◆ Your assignment ◆
Each entry below should be retyped exactly, with nothing omitted.

◆ Data shown ◆
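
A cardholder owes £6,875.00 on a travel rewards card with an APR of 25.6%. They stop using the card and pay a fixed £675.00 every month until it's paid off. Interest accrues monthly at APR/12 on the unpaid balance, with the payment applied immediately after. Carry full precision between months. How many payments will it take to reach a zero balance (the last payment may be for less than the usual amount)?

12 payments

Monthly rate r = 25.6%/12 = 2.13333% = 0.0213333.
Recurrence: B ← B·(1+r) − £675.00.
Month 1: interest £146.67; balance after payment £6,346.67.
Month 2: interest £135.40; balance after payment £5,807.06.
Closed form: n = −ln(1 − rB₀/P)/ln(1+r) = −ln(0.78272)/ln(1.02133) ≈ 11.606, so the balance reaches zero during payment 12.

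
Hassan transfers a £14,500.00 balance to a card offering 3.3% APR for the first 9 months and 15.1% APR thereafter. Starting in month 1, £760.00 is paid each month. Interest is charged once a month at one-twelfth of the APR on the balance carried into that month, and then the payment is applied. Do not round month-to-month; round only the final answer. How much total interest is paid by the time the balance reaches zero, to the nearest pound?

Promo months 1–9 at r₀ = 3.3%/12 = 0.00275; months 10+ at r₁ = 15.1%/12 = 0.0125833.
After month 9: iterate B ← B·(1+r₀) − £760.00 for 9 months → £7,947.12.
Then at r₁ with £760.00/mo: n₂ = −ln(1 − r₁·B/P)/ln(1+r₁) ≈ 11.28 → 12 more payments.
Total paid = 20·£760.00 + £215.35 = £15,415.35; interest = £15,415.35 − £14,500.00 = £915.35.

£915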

◆ Answer section ◆
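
A cardholder owes £6,875.00 on a travel rewards card with an APR of 25.6%. They stop using the card and pay a fixed £675.00 every month until it's paid off. Interest accrues monthly at APR/12 on the unpaid balance, with the payment applied immediately after. Carry full precision between months. How many payments will it take to reach a zero balance (the last payment may be for less than the usual amount)?

12 payments

Monthly rate r = 25.6%/12 = 2.13333% = 0.0213333.
Recurrence: B ← B·(1+r) − £675.00.
Month 1: interest £146.67; balance after payment £6,346.67.
Month 2: interest £135.40; balance after payment £5,807.06.
Closed form: n = −ln(1 − rB₀/P)/ln(1+r) = −ln(0.78272)/ln(1.02133) ≈ 11.606, so the balance reaches zero during payment 12.

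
Hassan transfers a £14,500.00 balance to a card offering 3.3% APR for the first 9 months and 15.1% APR thereafter. Starting in month 1, £760.00 is paid each month. Interest is charged once a month at one-twelfth of the APR on the balance carried into that month, and then the payment is applied. Do not round month-to-month; round only the final answer. How much total interest is paid by the time the balance reaches zero, to the nearest pound?

Promo months 1–9 at r₀ = 3.3%/12 = 0.00275; months 10+ at r₁ = 15.1%/12 = 0.0125833.
After month 9: iterate B ← B·(1+r₀) − £760.00 for 9 months → £7,947.12.
Then at r₁ with £760.00/mo: n₂ = −ln(1 − r₁·B/P)/ln(1+r₁) ≈ 11.28 → 12 more payments.
Total paid = 20·£760.00 + £215.35 = £15,415.35; interest = £15,415.35 − £14,500.00 = £915.35.

£915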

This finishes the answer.